Your task is to copy every line of the entries that contains "rankings".

(Dataset items)
==*==

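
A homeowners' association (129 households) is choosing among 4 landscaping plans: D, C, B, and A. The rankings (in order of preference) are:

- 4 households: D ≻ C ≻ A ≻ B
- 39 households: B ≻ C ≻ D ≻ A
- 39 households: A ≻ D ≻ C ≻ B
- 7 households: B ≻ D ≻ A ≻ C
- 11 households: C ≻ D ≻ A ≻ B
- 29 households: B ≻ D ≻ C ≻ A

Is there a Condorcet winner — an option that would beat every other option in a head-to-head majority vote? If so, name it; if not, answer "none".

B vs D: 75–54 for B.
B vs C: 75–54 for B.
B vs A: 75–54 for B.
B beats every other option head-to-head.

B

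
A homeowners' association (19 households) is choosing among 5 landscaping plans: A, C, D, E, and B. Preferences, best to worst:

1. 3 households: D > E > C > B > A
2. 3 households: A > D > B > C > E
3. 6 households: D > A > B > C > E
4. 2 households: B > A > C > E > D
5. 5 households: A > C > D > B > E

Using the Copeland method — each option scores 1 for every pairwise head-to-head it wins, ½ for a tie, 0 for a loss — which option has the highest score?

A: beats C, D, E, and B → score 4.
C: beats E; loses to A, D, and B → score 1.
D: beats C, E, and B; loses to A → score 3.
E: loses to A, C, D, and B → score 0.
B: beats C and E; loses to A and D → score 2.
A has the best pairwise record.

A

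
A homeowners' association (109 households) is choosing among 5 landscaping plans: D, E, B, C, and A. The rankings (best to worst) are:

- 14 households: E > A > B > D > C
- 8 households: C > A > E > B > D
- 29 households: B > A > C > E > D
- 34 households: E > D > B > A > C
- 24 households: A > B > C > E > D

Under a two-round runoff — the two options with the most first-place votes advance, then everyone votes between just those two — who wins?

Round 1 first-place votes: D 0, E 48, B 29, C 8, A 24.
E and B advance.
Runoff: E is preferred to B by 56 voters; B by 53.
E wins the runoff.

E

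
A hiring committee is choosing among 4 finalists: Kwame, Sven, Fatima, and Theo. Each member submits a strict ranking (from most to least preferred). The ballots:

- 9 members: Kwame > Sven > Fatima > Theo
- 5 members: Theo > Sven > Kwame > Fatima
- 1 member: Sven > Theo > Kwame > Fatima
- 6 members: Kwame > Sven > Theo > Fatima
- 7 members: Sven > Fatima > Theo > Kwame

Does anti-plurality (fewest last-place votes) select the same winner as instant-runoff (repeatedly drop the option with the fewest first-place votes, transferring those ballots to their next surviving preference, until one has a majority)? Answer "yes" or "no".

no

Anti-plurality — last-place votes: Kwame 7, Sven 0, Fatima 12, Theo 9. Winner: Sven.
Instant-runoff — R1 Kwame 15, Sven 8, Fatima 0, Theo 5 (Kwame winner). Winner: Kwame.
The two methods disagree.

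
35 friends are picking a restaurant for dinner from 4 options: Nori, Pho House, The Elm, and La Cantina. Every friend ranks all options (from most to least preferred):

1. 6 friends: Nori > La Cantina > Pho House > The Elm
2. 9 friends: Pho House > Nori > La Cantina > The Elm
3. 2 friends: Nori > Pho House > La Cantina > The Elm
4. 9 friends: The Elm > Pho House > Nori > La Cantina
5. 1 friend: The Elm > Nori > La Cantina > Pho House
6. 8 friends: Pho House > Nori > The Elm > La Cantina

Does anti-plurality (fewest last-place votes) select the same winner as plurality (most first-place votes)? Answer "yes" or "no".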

==*==

**Answer to this problem:**
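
A homeowners' association (129 households) is choosing among 4 landscaping plans: D, C, B, and A. The rankings (in order of preference) are:
A homeowners' association (109 households) is choosing among 5 landscaping plans: D, E, B, C, and A. The rankings (best to worst) are: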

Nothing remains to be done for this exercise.